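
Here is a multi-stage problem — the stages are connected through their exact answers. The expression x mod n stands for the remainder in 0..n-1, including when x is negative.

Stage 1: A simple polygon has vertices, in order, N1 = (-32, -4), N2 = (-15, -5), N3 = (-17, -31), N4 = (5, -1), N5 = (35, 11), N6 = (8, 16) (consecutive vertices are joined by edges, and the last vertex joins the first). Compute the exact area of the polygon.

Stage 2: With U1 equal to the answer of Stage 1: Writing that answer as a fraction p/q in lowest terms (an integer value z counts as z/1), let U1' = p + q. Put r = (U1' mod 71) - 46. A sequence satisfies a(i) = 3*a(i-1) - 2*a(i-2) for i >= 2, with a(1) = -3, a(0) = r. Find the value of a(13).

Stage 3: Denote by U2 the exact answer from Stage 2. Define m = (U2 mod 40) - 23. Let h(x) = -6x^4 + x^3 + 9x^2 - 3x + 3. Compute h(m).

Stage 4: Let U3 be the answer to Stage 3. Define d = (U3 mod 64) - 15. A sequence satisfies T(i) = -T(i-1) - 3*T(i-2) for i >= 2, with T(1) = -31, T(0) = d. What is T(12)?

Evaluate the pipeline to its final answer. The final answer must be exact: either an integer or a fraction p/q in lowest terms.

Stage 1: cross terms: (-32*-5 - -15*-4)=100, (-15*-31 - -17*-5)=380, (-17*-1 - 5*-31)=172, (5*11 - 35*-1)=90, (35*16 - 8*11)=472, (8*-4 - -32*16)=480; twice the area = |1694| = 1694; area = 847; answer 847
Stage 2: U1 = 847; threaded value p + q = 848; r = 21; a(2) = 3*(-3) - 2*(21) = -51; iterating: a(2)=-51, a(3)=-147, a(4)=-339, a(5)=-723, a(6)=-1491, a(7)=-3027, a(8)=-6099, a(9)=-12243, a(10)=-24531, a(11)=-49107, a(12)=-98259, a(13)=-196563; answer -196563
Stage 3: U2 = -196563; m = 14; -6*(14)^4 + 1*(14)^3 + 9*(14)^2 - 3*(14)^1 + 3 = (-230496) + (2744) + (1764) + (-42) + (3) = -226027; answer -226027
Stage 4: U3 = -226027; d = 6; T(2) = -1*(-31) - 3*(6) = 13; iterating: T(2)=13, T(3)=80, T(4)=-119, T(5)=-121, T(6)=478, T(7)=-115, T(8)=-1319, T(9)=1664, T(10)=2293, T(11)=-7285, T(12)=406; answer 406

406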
□ □ □ □ □ □ □
— Exercise goal —
For the word "with", say how many lines of the listing include it; give nothing but the number.

— Task output —
2